◆ EXTRACTED INFORMATION ◆
>>>

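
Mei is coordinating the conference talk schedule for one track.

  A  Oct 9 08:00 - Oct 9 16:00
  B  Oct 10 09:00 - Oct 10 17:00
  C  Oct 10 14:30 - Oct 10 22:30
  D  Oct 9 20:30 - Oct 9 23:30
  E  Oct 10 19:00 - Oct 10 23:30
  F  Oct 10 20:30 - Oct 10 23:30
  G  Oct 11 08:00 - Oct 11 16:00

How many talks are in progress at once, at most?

Sweep the timeline, counting +1 at each start and −1 at each end (ends before starts at a tie):
Oct 9 08:00 start A → 1
Oct 9 16:00 end A → 0
Oct 9 20:30 start D → 1
Oct 9 23:30 end D → 0
Oct 10 09:00 start B → 1
Oct 10 14:30 start C → 2
Oct 10 17:00 end B → 1
Oct 10 19:00 start E → 2
Oct 10 20:30 start F → 3
Oct 10 22:30 end C → 2
Oct 10 23:30 end E → 1
Oct 10 23:30 end F → 0
Oct 11 08:00 start G → 1
Oct 11 16:00 end G → 0
Peak is 3, at Oct 10 20:30 (C, E, F).

3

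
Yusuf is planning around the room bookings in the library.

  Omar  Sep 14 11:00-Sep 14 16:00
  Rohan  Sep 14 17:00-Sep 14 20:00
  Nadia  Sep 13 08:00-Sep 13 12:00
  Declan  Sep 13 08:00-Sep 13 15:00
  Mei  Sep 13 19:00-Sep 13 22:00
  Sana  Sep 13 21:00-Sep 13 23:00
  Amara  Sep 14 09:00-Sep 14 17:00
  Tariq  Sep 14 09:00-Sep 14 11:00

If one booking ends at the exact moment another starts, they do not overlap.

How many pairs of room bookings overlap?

Sorted by start: Nadia, Declan, Mei, Sana, Amara, Tariq, Omar, Rohan.
Declan starts before Nadia ends → Nadia and Declan overlap.
Mei starts after Nadia ends — done with Nadia.
Mei starts after Declan ends — done with Declan.
Sana starts before Mei ends → Mei and Sana overlap.
Amara starts after Mei ends — done with Mei.
Amara starts after Sana ends — done with Sana.
Tariq starts before Amara ends → Amara and Tariq overlap.
Omar starts before Amara ends → Amara and Omar overlap.
Rohan starts exactly when Amara ends (back-to-back, no overlap).
Omar starts exactly when Tariq ends (back-to-back, no overlap) — done with Tariq.
Rohan starts after Omar ends.
Overlapping pairs: Amara & Omar, Amara & Tariq, Declan & Nadia, Mei & Sana — 4 in total.

4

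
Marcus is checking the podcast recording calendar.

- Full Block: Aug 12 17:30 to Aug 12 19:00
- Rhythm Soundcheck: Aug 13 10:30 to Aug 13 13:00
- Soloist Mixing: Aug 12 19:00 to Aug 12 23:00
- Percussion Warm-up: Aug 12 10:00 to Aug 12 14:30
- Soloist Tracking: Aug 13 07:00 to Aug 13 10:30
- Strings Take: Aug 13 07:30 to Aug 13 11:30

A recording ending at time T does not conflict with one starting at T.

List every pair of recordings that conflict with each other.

Sorted by start: Percussion Warm-up, Full Block, Soloist Mixing, Soloist Tracking, Strings Take, Rhythm Soundcheck.
Full Block starts after Percussion Warm-up ends, so Percussion Warm-up has no further overlaps.
Soloist Mixing starts exactly when Full Block ends (back-to-back, no overlap), so Full Block has no further overlaps.
Soloist Tracking starts after Soloist Mixing ends, so Soloist Mixing has no further overlaps.
Strings Take starts before Soloist Tracking ends → Soloist Tracking and Strings Take overlap.
Rhythm Soundcheck starts exactly when Soloist Tracking ends (back-to-back, no overlap).
Rhythm Soundcheck starts before Strings Take ends → Strings Take and Rhythm Soundcheck overlap.

Rhythm Soundcheck & Strings Take, Soloist Tracking & Strings Take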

<<<

◆ WHAT IS BEING ASKED ◆
Would you please copy exactly the part of the entries above that begins at the line containing "11:00-Sep 14 16:00" and ends at the line containing "09:00-Sep 14 17:00", both lines included?

◆ TASK ANSWER ◆
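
  Omar  Sep 14 11:00-Sep 14 16:00
  Rohan  Sep 14 17:00-Sep 14 20:00
  Nadia  Sep 13 08:00-Sep 13 12:00
  Declan  Sep 13 08:00-Sep 13 15:00
  Mei  Sep 13 19:00-Sep 13 22:00
  Sana  Sep 13 21:00-Sep 13 23:00
  Amara  Sep 14 09:00-Sep 14 17:00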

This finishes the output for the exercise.